● TRY IT: Look for the line containing "in ε. Any valid choice is acceptable." in the listing below. Retype that line and every subsequent line through the last one, and only those.

● INFORMATION:
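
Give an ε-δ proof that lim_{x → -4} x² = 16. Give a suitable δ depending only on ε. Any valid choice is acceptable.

δ = min(1, ε/9)

Fix ε > 0. We seek δ > 0 with 0 < |x + 4| < δ ⇒ |x² − 16| < ε.
Factor: x² − 16 = (x + 4)(x - 4), so |x² − 16| = |x + 4|·|x - 4|.
Restrict δ ≤ 1. Then |x + 4| < 1 gives |x| < 5, so by the triangle inequality |x - 4| ≤ 5 + 4 = 9.
Hence |x² − 16| ≤ 9|x + 4|, which is < ε once |x + 4| < ε/9.
Take δ = min(1, ε/9). If 0 < |x + 4| < δ then both bounds hold and |x² − 16| ≤ 9|x + 4| < 9·(ε/9) = ε.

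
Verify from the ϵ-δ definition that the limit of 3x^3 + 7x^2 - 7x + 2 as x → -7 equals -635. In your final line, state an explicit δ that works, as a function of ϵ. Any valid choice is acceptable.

δ = min(2, ϵ/460)

Let ϵ > 0 be given. We want δ > 0 such that 0 < |x + 7| < δ implies |(3x^3 + 7x^2 - 7x + 2) + 635| < ϵ.
(3x^3 + 7x^2 - 7x + 2) + 635 = 3x^3 + 7x^2 - 7x + 637 = (x + 7)(3x^2 - 14x + 91).
So |(3x^3 + 7x^2 - 7x + 2) + 635| = |x + 7|·|3x^2 - 14x + 91|.
Require δ ≤ 2. Then |x + 7| < 2 gives |x| < 9, and by the triangle inequality |3x^2 - 14x + 91| ≤ 3·9^2 + 14·9 + 91 = 460.
Hence |(3x^3 + 7x^2 - 7x + 2) + 635| ≤ 460|x + 7| < ϵ provided |x + 7| < ϵ/460.
Choosing δ = min(2, ϵ/460) ensures both conditions, hence |(3x^3 + 7x^2 - 7x + 2) + 635| < ϵ.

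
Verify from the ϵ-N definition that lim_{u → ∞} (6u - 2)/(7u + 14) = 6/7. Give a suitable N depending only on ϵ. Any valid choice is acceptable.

N = 2/ϵ

Suppose ϵ > 0. We seek N > 0 such that u > N implies |(6u - 2)/(7u + 14) − (6/7)| < ϵ.
(6u - 2)/(7u + 14) − (6/7) = (7(6u - 2) − 6(7u + 14)) / (7(7u + 14)) = -98/(7(7u + 14)).
For u > 0 we have 7u + 14 > 7u, so |(6u - 2)/(7u + 14) − (6/7)| = 98/(7(7u + 14)) < 98/(7·7u) = 2/u.
Thus |(6u - 2)/(7u + 14) − (6/7)| < ϵ whenever u > 2/ϵ.
Take N = 2/ϵ. If u > N then |(6u - 2)/(7u + 14) − (6/7)| < 2/u < ϵ.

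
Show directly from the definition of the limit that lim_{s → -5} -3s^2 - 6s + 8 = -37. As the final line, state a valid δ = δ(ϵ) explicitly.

δ = min(1, ϵ/27)

Let ϵ > 0 be given. We want δ > 0 such that 0 < |s + 5| < δ implies |(-3s^2 - 6s + 8) + 37| < ϵ.
(-3s^2 - 6s + 8) + 37 = -3s^2 - 6s + 45 = (s + 5)(-3s + 9).
So |(-3s^2 - 6s + 8) + 37| = |s + 5|·|-3s + 9|.
Assume first that |s + 5| < 1, so |s| < 6. Then |-3s + 9| ≤ 3·6 + 9 = 27.
Hence |(-3s^2 - 6s + 8) + 37| ≤ 27|s + 5| < ϵ provided |s + 5| < ϵ/27.
Choosing δ = min(1, ϵ/27) ensures both conditions, hence |(-3s^2 - 6s + 8) + 37| < ϵ.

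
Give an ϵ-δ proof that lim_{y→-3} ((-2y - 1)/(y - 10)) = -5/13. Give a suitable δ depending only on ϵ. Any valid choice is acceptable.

δ = min(13/2, (169/42)ϵ)

Suppose ϵ > 0. We want δ > 0 with 0 < |y + 3| < δ ⇒ |(-2y - 1)/(y - 10) + 5/13| < ϵ.
Combining over a common denominator, (-2y - 1)/(y - 10) + 5/13 = [(-2y - 1)·(-13) − 5·(y - 10)] / [(-13)·(y - 10)] = 21(y + 3) / ((-13)(y - 10)).
So |(-2y - 1)/(y - 10) + 5/13| = 21|y + 3| / (13·|y − 10|).
Require δ ≤ 13/2, so |y − 10| ≥ |-13| − |y + 3| > 13 − 13/2 = 13/2.
Hence |(-2y - 1)/(y - 10) + 5/13| < 21|y + 3|/(13·(13/2)) = (42/169)|y + 3|, which is < ϵ once |y + 3| < (169/42)ϵ.
Take δ = min(13/2, (169/42)ϵ). Then 0 < |y + 3| < δ forces both bounds, so |(-2y - 1)/(y - 10) + 5/13| < ϵ.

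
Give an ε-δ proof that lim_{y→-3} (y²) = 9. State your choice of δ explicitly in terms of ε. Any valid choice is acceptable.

Fix ε > 0. We seek δ > 0 with 0 < |y + 3| < δ ⇒ |y² − 9| < ε.
Factor: y² − 9 = (y + 3)(y - 3), so |y² − 9| = |y + 3|·|y - 3|.
Impose δ ≤ 1 so that |y| < 4; then |y - 3| ≤ 7.
Hence |y² − 9| ≤ 7|y + 3|, which is < ε once |y + 3| < ε/7.
Take δ = min(1, ε/7). If 0 < |y + 3| < δ then both bounds hold and |y² − 9| ≤ 7|y + 3| < 7·(ε/7) = ε.

δ = min(1, ε/7)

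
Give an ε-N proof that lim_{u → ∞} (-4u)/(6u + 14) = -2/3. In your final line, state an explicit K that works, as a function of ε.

K = (14/9)/ε

Let ε > 0. We seek K > 0 such that u > K implies |(-4u)/(6u + 14) + 2/3| < ε.
(-4u)/(6u + 14) + 2/3 = (6(-4u) − (-4)(6u + 14)) / (6(6u + 14)) = 56/(6(6u + 14)).
For u > 0 we have 6u + 14 > 6u, so |(-4u)/(6u + 14) + 2/3| = 56/(6(6u + 14)) < 56/(6·6u) = (14/9)/u.
Thus |(-4u)/(6u + 14) + 2/3| < ε whenever u > (14/9)/ε.
Take K = (14/9)/ε. If u > K then |(-4u)/(6u + 14) + 2/3| < (14/9)/u < ε.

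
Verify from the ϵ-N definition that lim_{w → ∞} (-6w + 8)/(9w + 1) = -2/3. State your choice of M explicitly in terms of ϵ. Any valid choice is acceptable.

Let ϵ > 0 be given. We seek M > 0 such that w > M implies |(-6w + 8)/(9w + 1) + 2/3| < ϵ.
(-6w + 8)/(9w + 1) + 2/3 = (9(-6w + 8) − (-6)(9w + 1)) / (9(9w + 1)) = 78/(9(9w + 1)).
For w > 0 we have 9w + 1 > 9w, so |(-6w + 8)/(9w + 1) + 2/3| = 78/(9(9w + 1)) < 78/(9·9w) = (26/27)/w.
Thus |(-6w + 8)/(9w + 1) + 2/3| < ϵ whenever w > (26/27)/ϵ.
Take M = (26/27)/ϵ. If w > M then |(-6w + 8)/(9w + 1) + 2/3| < (26/27)/w < ϵ.

M = (26/27)/ϵ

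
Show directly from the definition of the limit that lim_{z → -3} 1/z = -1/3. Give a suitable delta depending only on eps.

Fix eps > 0. We seek delta > 0 such that 0 < |z + 3| < delta implies |1/z + 1/3| < eps.
|1/z + 1/3| = |-3 − z|/(3·|z|) = |z + 3|/(3|z|).
Require delta ≤ 3/2 so that |z| > 3 − 3/2 = 3/2, hence 3|z| > 9/2.
Then |1/z + 1/3| < |z + 3|/(9/2), which is < eps when |z + 3| < (9/2)eps.
Take delta = min(3/2, (9/2)eps). Then 0 < |z + 3| < delta gives both |z + 3| < 3/2 and |z + 3| < (9/2)eps, so |1/z + 1/3| < eps.

delta = min(3/2, (9/2)eps)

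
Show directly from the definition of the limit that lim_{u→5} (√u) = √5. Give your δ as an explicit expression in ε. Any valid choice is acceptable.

δ = min(5, √5·ε)

Let ε > 0. We want δ > 0 such that 0 < |u − 5| < δ implies |√u − √5| < ε.
Multiplying by the conjugate, |√u − √5| = |u − 5|/(√u + √5).
Restrict δ ≤ 5 so that |u − 5| < 5 forces u > 0, and then √u + √5 > √5.
Hence |√u − √5| < |u − 5|/√5, which is < ε once |u − 5| < √5·ε.
Take δ = min(5, √5·ε). If 0 < |u − 5| < δ then u > 0 and |√u − √5| < |u − 5|/√5 < ε.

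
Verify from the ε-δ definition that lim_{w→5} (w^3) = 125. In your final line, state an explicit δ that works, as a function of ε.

Let ε > 0. We seek δ > 0 with 0 < |w − 5| < δ ⇒ |w^3 − 125| < ε.
Factor: w^3 − 125 = (w − 5)(w^2 + 5w + 25), so |w^3 − 125| = |w − 5|·|w^2 + 5w + 25|.
Impose δ ≤ 1 so that |w| < 6; then |w^2 + 5w + 25| ≤ 91.
Hence |w^3 − 125| ≤ 91|w − 5|, which is < ε once |w − 5| < ε/91.
Take δ = min(1, ε/91). If 0 < |w − 5| < δ then both bounds hold and |w^3 − 125| ≤ 91|w − 5| < 91·(ε/91) = ε.

δ = min(1, ε/91)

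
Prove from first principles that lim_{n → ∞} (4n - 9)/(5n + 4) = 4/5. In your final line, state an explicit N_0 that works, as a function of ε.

N_0 = (61/25)/ε

Suppose ε > 0. For n ≥ 1, |(4n - 9)/(5n + 4) − (4/5)| = |-61|/(5(5n + 4)) = 61/(5(5n + 4)).
Since 5n + 4 ≥ 5n for n ≥ 1, this is ≤ 61/(5·5n) = (61/25)/n.
So |(4n - 9)/(5n + 4) − (4/5)| < ε whenever n > (61/25)/ε.
Take N_0 = (61/25)/ε. If n > N_0 then |(4n - 9)/(5n + 4) − (4/5)| ≤ (61/25)/n < ε.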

● ANSWER SPACE:
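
Show directly from the definition of the limit that lim_{u→5} (√u) = √5. Give your δ as an explicit expression in ε. Any valid choice is acceptable.

δ = min(5, √5·ε)

Let ε > 0. We want δ > 0 such that 0 < |u − 5| < δ implies |√u − √5| < ε.
Multiplying by the conjugate, |√u − √5| = |u − 5|/(√u + √5).
Restrict δ ≤ 5 so that |u − 5| < 5 forces u > 0, and then √u + √5 > √5.
Hence |√u − √5| < |u − 5|/√5, which is < ε once |u − 5| < √5·ε.
Take δ = min(5, √5·ε). If 0 < |u − 5| < δ then u > 0 and |√u − √5| < |u − 5|/√5 < ε.

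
Verify from the ε-δ definition that lim_{w→5} (w^3) = 125. In your final line, state an explicit δ that works, as a function of ε.

Let ε > 0. We seek δ > 0 with 0 < |w − 5| < δ ⇒ |w^3 − 125| < ε.
Factor: w^3 − 125 = (w − 5)(w^2 + 5w + 25), so |w^3 − 125| = |w − 5|·|w^2 + 5w + 25|.
Impose δ ≤ 1 so that |w| < 6; then |w^2 + 5w + 25| ≤ 91.
Hence |w^3 − 125| ≤ 91|w − 5|, which is < ε once |w − 5| < ε/91.
Take δ = min(1, ε/91). If 0 < |w − 5| < δ then both bounds hold and |w^3 − 125| ≤ 91|w − 5| < 91·(ε/91) = ε.

δ = min(1, ε/91)

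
Prove from first principles that lim_{n → ∞} (4n - 9)/(5n + 4) = 4/5. In your final line, state an explicit N_0 that works, as a function of ε.

N_0 = (61/25)/ε

Suppose ε > 0. For n ≥ 1, |(4n - 9)/(5n + 4) − (4/5)| = |-61|/(5(5n + 4)) = 61/(5(5n + 4)).
Since 5n + 4 ≥ 5n for n ≥ 1, this is ≤ 61/(5·5n) = (61/25)/n.
So |(4n - 9)/(5n + 4) − (4/5)| < ε whenever n > (61/25)/ε.
Take N_0 = (61/25)/ε. If n > N_0 then |(4n - 9)/(5n + 4) − (4/5)| ≤ (61/25)/n < ε.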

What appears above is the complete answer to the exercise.